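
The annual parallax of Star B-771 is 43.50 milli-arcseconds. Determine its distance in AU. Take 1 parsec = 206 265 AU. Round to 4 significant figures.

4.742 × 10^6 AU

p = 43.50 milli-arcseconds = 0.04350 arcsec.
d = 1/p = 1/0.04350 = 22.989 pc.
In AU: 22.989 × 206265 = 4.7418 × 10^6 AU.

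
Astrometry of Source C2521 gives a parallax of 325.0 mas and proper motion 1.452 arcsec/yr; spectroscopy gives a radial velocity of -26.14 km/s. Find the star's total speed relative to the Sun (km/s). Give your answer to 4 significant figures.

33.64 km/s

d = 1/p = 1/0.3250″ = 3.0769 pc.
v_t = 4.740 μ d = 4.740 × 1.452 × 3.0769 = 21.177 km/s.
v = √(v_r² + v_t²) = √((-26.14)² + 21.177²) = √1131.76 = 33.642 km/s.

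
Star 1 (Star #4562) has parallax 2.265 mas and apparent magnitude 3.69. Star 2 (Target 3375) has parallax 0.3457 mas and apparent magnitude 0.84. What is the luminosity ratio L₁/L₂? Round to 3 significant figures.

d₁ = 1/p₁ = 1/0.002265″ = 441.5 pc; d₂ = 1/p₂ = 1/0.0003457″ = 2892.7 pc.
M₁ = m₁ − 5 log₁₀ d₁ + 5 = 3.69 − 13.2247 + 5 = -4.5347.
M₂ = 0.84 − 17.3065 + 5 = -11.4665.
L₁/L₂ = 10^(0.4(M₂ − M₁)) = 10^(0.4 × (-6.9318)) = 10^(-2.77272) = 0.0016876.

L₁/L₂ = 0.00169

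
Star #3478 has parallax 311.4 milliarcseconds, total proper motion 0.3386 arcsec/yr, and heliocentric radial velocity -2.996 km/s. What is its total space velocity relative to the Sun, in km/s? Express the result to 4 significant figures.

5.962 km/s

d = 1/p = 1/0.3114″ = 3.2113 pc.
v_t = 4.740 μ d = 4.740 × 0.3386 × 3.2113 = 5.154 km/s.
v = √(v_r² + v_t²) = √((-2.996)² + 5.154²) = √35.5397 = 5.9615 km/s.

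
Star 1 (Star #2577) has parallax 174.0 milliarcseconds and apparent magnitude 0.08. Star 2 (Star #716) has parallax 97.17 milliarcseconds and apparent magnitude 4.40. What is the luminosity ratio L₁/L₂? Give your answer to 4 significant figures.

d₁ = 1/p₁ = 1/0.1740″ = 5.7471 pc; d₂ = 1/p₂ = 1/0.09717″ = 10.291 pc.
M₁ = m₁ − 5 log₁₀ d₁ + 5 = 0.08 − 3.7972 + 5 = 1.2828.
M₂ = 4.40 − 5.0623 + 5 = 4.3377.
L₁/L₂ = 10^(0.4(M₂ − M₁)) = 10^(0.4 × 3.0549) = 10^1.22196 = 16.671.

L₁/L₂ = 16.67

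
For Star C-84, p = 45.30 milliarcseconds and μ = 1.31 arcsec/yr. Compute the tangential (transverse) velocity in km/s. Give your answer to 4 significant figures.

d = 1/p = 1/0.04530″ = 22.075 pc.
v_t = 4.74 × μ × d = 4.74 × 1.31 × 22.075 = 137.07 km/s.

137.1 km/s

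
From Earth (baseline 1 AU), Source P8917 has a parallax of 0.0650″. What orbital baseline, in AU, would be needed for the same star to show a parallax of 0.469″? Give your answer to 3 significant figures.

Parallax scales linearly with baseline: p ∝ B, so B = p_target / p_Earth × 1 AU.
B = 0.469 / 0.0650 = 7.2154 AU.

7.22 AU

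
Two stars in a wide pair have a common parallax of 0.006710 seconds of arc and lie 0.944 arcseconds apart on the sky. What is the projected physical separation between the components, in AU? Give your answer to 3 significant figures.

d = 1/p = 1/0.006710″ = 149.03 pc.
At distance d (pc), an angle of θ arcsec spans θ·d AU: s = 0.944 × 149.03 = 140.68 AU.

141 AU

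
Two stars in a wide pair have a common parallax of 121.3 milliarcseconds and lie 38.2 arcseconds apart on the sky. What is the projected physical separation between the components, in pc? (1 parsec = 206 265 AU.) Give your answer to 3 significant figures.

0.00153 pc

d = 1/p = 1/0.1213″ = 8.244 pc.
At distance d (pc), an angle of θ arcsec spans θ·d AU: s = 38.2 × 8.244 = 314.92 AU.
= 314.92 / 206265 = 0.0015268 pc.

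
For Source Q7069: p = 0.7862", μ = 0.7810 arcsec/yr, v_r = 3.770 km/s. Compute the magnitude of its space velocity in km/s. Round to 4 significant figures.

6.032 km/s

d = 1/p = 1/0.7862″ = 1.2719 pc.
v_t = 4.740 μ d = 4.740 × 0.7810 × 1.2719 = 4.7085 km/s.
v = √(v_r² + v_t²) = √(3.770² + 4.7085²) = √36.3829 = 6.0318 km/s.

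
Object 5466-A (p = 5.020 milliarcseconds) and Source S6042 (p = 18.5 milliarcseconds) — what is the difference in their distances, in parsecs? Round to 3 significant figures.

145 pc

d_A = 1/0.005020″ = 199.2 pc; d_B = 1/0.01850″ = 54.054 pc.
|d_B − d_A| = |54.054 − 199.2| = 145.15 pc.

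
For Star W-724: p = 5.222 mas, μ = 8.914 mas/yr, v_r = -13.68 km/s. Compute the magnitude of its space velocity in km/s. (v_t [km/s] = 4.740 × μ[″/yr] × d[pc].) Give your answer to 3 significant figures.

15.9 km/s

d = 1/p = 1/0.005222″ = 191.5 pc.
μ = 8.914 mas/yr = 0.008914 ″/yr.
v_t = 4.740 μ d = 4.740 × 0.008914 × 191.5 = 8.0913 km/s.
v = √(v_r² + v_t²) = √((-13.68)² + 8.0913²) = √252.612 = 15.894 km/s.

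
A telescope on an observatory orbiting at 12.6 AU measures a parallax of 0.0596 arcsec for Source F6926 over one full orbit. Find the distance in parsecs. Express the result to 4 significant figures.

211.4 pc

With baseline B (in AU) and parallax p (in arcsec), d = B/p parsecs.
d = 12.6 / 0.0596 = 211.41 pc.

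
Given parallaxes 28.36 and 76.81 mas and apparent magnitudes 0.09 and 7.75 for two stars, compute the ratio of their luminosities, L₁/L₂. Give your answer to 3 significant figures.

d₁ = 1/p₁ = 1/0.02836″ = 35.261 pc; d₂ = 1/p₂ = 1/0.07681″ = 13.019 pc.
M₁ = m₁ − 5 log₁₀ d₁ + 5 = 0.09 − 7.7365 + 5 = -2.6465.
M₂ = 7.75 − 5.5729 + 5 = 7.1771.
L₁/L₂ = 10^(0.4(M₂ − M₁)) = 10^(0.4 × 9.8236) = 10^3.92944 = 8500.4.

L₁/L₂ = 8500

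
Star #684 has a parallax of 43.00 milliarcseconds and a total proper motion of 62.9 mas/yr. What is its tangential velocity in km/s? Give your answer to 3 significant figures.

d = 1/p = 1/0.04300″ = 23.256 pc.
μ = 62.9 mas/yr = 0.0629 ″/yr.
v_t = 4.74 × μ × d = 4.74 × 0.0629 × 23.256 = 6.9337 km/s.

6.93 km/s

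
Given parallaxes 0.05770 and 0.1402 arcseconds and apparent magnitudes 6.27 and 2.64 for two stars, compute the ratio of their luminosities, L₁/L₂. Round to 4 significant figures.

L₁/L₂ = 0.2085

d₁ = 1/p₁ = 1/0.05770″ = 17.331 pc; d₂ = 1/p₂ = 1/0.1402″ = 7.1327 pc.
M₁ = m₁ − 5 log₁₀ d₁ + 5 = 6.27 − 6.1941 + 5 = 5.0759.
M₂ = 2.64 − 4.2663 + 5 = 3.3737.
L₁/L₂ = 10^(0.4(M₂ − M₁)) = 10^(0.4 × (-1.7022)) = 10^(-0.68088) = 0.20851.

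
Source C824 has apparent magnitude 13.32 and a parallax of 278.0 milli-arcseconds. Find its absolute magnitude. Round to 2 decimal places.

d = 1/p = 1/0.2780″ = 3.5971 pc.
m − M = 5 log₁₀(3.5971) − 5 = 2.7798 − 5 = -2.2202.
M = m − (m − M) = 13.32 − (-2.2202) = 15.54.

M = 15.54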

◆ Exercise brief
Each line from the one holding "Source C824 has" to the end of the entries is to be written out exactly. Skip every line before it.

◆ Result for this exercise
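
Source C824 has apparent magnitude 13.32 and a parallax of 278.0 milli-arcseconds. Find its absolute magnitude. Round to 2 decimal places.

d = 1/p = 1/0.2780″ = 3.5971 pc.
m − M = 5 log₁₀(3.5971) − 5 = 2.7798 − 5 = -2.2202.
M = m − (m − M) = 13.32 − (-2.2202) = 15.54.

M = 15.54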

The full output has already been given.